**REQUIRED ACTION:** Go through the entries below and tally the lines containing the string "serum"; report only the tally.
[[ DATA SUPPLIED, beginning ]]
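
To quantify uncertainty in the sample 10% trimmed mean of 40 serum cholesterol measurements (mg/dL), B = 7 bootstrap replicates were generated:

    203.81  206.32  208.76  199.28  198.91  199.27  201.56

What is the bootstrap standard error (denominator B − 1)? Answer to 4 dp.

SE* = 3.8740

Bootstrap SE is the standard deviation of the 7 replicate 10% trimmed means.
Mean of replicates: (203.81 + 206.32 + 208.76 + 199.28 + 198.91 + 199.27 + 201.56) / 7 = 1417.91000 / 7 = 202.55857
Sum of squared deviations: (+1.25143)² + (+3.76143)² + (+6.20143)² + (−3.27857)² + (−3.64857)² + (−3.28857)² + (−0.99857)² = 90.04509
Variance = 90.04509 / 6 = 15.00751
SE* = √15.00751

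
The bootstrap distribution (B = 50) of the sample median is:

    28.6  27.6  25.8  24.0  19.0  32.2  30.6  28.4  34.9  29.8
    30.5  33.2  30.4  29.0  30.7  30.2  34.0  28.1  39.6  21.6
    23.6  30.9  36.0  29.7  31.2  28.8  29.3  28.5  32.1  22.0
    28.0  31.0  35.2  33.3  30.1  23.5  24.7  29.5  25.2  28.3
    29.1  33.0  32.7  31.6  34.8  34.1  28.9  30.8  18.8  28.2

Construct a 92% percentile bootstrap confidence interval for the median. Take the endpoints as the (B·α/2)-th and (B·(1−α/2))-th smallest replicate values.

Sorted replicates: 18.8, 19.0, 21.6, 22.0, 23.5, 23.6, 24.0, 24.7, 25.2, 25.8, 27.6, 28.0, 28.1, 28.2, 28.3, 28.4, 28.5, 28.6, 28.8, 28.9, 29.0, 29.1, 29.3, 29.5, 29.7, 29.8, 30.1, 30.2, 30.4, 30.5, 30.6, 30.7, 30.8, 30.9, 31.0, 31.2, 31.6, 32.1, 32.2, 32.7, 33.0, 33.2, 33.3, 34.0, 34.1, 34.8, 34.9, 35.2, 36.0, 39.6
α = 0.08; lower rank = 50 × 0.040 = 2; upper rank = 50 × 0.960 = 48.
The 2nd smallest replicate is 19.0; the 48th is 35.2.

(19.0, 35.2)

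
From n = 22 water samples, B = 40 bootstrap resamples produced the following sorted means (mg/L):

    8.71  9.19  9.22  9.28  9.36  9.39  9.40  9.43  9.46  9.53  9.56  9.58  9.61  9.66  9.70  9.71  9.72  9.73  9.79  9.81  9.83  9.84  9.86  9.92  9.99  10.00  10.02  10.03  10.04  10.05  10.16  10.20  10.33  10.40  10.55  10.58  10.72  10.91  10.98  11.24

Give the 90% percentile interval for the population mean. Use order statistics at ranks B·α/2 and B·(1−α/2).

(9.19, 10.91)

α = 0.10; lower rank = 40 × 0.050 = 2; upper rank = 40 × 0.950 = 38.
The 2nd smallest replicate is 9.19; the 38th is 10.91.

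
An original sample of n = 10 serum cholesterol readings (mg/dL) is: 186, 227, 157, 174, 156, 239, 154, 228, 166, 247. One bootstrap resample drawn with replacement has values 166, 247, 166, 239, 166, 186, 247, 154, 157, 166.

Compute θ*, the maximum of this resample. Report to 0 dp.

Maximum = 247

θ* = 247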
[[ DATA SUPPLIED, end ]]
[[ DATA SUPPLIED, beginning ]]
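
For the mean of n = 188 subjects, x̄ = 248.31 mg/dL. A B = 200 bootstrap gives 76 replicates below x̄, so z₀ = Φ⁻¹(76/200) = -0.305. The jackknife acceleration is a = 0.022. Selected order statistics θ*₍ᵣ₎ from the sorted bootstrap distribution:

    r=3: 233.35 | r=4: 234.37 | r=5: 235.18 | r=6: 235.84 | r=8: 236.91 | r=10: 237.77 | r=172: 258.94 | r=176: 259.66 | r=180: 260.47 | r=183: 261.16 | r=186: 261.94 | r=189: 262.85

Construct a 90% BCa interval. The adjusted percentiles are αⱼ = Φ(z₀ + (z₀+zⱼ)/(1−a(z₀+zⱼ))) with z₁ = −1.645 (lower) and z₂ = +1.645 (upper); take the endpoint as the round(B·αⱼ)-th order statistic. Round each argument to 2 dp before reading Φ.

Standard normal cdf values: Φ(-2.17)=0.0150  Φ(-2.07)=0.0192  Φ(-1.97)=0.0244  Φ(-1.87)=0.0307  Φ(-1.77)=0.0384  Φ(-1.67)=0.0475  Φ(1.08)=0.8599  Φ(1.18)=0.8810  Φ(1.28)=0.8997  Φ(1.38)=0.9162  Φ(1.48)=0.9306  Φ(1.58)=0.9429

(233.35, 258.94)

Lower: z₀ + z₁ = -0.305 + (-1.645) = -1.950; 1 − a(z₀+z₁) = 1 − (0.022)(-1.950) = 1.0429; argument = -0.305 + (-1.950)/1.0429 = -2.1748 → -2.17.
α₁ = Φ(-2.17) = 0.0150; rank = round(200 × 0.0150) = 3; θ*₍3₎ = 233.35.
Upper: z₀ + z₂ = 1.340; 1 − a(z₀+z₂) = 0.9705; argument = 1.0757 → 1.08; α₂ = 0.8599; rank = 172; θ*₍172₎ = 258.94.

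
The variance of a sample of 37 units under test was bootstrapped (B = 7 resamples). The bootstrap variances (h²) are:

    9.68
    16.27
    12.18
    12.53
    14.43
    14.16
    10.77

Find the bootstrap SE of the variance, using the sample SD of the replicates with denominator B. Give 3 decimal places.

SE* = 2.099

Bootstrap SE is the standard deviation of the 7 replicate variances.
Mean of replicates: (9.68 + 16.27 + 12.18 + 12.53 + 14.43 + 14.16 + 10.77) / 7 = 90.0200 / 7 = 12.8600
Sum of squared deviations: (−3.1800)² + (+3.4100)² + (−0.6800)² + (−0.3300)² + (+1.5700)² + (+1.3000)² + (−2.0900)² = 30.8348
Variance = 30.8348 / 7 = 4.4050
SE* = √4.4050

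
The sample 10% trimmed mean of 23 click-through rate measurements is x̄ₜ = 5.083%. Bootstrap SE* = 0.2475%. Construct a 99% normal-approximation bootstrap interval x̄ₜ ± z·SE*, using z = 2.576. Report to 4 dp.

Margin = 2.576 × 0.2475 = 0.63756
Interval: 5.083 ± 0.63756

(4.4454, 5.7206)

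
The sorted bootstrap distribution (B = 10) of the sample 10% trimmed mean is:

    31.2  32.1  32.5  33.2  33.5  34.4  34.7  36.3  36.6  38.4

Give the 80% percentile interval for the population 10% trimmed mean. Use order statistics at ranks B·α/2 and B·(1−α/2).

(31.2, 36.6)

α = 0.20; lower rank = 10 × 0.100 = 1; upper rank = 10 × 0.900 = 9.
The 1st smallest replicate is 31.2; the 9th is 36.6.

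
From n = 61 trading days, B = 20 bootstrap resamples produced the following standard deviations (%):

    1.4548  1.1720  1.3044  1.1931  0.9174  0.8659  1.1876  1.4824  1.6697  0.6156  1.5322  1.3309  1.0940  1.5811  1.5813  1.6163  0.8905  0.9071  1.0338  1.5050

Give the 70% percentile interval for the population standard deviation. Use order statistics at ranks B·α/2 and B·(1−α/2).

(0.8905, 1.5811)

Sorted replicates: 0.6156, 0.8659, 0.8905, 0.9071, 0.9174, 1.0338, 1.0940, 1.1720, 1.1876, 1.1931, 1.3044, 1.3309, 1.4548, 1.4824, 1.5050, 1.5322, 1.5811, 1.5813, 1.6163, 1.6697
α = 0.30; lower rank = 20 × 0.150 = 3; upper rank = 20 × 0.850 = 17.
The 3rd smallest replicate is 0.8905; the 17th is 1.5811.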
[[ DATA SUPPLIED, end ]]
[[ DATA SUPPLIED, beginning ]]
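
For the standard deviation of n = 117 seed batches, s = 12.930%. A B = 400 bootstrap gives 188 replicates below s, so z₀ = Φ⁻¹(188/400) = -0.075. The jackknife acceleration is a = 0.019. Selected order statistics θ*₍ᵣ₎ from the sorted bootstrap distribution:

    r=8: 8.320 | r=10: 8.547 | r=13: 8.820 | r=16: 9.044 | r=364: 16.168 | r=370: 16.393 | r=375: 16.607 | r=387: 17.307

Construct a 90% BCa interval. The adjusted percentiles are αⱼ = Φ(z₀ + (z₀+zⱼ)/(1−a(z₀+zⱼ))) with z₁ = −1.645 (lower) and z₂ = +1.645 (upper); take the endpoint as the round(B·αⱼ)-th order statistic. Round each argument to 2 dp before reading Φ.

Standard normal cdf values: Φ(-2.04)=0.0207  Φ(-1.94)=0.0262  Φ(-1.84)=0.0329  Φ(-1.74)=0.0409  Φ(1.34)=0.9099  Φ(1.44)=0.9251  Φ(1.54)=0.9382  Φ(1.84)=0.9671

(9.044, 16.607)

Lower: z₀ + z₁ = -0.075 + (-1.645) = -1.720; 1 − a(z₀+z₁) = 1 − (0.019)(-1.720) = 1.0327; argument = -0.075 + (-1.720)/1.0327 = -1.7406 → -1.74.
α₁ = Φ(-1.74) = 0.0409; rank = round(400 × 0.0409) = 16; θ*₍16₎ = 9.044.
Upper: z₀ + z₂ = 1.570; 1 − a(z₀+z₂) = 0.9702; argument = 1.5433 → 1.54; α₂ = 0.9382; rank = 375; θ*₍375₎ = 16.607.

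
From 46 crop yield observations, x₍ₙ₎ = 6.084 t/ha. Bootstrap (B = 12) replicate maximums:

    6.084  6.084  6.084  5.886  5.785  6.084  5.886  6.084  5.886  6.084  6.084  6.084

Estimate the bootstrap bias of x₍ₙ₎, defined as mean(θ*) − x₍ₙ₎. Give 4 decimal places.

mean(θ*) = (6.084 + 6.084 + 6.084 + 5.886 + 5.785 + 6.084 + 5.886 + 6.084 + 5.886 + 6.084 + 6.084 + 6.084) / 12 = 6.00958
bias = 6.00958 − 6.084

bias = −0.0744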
[[ DATA SUPPLIED, end ]]
**ANSWER SECTION:** 2